(Stored data entries)

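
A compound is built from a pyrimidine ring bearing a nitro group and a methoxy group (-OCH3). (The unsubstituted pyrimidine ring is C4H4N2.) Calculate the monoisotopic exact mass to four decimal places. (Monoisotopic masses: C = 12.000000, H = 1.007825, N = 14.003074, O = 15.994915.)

Atom tally by fragment:
  pyrimidine ring core → C:4 H:4 N:2
  (− 2 ring H displaced by substituents)
  + NO2 → N:1 O:2
  + OCH3 → C:1 H:3 O:1
Element totals:
  C: 5
  H: 5
  N: 3
  O: 3
Molecular formula: C5H5N3O3.
  M = 5(12.0) + 5(1.007825) + 3(14.003074) + 3(15.994915)
    = 60.000000 + 5.039125 + 42.009222 + 47.984745 = 155.033092

155.0331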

TASK STATEMENT:
You are asked to transcribe the complete data exactly.

RESULT BELOW:
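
A compound is built from a pyrimidine ring bearing a nitro group and a methoxy group (-OCH3). (The unsubstituted pyrimidine ring is C4H4N2.) Calculate the monoisotopic exact mass to four decimal places. (Monoisotopic masses: C = 12.000000, H = 1.007825, N = 14.003074, O = 15.994915.)

Atom tally by fragment:
  pyrimidine ring core → C:4 H:4 N:2
  (− 2 ring H displaced by substituents)
  + NO2 → N:1 O:2
  + OCH3 → C:1 H:3 O:1
Element totals:
  C: 5
  H: 5
  N: 3
  O: 3
Molecular formula: C5H5N3O3.
  M = 5(12.0) + 5(1.007825) + 3(14.003074) + 3(15.994915)
    = 60.000000 + 5.039125 + 42.009222 + 47.984745 = 155.033092

155.0331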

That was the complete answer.